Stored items
##############################
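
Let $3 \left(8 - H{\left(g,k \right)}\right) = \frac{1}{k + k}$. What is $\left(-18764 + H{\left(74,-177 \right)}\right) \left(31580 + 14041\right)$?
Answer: $- \frac{100968757099}{118} \approx -8.5567 \cdot 10^{8}$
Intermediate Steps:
$H{\left(g,k \right)} = 8 - \frac{1}{6 k}$ ($H{\left(g,k \right)} = 8 - \frac{1}{3 \left(k + k\right)} = 8 - \frac{1}{3 \cdot 2 k} = 8 - \frac{\frac{1}{2} \frac{1}{k}}{3} = 8 - \frac{1}{6 k}$)
$\left(-18764 + H{\left(74,-177 \right)}\right) \left(31580 + 14041\right) = \left(-18764 + \left(8 - \frac{1}{6 \left(-177\right)}\right)\right) \left(31580 + 14041\right) = \left(-18764 + \left(8 - - \frac{1}{1062}\right)\right) 45621 = \left(-18764 + \left(8 + \frac{1}{1062}\right)\right) 45621 = \left(-18764 + \frac{8497}{1062}\right) 45621 = \left(- \frac{19918871}{1062}\right) 45621 = - \frac{100968757099}{118}$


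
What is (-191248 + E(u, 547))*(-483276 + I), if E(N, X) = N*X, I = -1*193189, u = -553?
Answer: 333997152635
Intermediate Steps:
I = -193189
(-191248 + E(u, 547))*(-483276 + I) = (-191248 - 553*547)*(-483276 - 193189) = (-191248 - 302491)*(-676465) = -493739*(-676465) = 333997152635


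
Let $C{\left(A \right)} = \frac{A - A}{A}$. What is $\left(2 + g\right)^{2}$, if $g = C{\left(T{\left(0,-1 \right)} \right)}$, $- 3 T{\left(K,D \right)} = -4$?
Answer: $4$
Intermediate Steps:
$T{\left(K,D \right)} = \frac{4}{3}$ ($T{\left(K,D \right)} = \left(- \frac{1}{3}\right) \left(-4\right) = \frac{4}{3}$)
$C{\left(A \right)} = 0$ ($C{\left(A \right)} = \frac{0}{A} = 0$)
$g = 0$
$\left(2 + g\right)^{2} = \left(2 + 0\right)^{2} = 2^{2} = 4$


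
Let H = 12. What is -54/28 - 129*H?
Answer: -21699/14 ≈ -1549.9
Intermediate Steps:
-54/28 - 129*H = -54/28 - 129*12 = -54*1/28 - 1548 = -27/14 - 1548 = -21699/14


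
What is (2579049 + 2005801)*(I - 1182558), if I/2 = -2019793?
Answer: -23942746918400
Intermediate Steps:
I = -4039586 (I = 2*(-2019793) = -4039586)
(2579049 + 2005801)*(I - 1182558) = (2579049 + 2005801)*(-4039586 - 1182558) = 4584850*(-5222144) = -23942746918400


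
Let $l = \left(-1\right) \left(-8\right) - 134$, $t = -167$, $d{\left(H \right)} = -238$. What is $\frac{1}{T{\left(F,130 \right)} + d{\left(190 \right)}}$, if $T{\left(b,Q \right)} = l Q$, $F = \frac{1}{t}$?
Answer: $- \frac{1}{16618} \approx -6.0176 \cdot 10^{-5}$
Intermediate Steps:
$F = - \frac{1}{167}$ ($F = \frac{1}{-167} = - \frac{1}{167} \approx -0.005988$)
$l = -126$ ($l = 8 - 134 = -126$)
$T{\left(b,Q \right)} = - 126 Q$
$\frac{1}{T{\left(F,130 \right)} + d{\left(190 \right)}} = \frac{1}{\left(-126\right) 130 - 238} = \frac{1}{-16380 - 238} = \frac{1}{-16618} = - \frac{1}{16618}$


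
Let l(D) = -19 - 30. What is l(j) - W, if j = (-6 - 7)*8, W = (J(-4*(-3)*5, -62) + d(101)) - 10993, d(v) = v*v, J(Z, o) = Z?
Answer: 683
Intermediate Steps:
d(v) = v²
W = -732 (W = (-4*(-3)*5 + 101²) - 10993 = (12*5 + 10201) - 10993 = (60 + 10201) - 10993 = 10261 - 10993 = -732)
j = -104 (j = -13*8 = -104)
l(D) = -49
l(j) - W = -49 - 1*(-732) = -49 + 732 = 683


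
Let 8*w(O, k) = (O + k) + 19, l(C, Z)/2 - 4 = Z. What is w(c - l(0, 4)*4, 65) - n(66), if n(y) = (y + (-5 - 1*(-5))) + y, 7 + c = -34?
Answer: -1077/8 ≈ -134.63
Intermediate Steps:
l(C, Z) = 8 + 2*Z
c = -41 (c = -7 - 34 = -41)
w(O, k) = 19/8 + O/8 + k/8 (w(O, k) = ((O + k) + 19)/8 = (19 + O + k)/8 = 19/8 + O/8 + k/8)
n(y) = 2*y (n(y) = (y + (-5 + 5)) + y = (y + 0) + y = y + y = 2*y)
w(c - l(0, 4)*4, 65) - n(66) = (19/8 + (-41 - (8 + 2*4)*4)/8 + (1/8)*65) - 2*66 = (19/8 + (-41 - (8 + 8)*4)/8 + 65/8) - 1*132 = (19/8 + (-41 - 16*4)/8 + 65/8) - 132 = (19/8 + (-41 - 1*64)/8 + 65/8) - 132 = (19/8 + (-41 - 64)/8 + 65/8) - 132 = (19/8 + (1/8)*(-105) + 65/8) - 132 = (19/8 - 105/8 + 65/8) - 132 = -21/8 - 132 = -1077/8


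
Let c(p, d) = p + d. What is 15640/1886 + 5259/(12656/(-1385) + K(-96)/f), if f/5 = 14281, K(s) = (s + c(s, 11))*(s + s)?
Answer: -4206589319635/7015675312 ≈ -599.60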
##############################
● **What the task asks**: Each line from the one that contains "Let c(p, d)" through the end of the records must be repeated exactly. No other line belongs in the answer.

● **Task result**:
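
Let c(p, d) = p + d. What is 15640/1886 + 5259/(12656/(-1385) + K(-96)/f), if f/5 = 14281, K(s) = (s + c(s, 11))*(s + s)?
Answer: -4206589319635/7015675312 ≈ -599.60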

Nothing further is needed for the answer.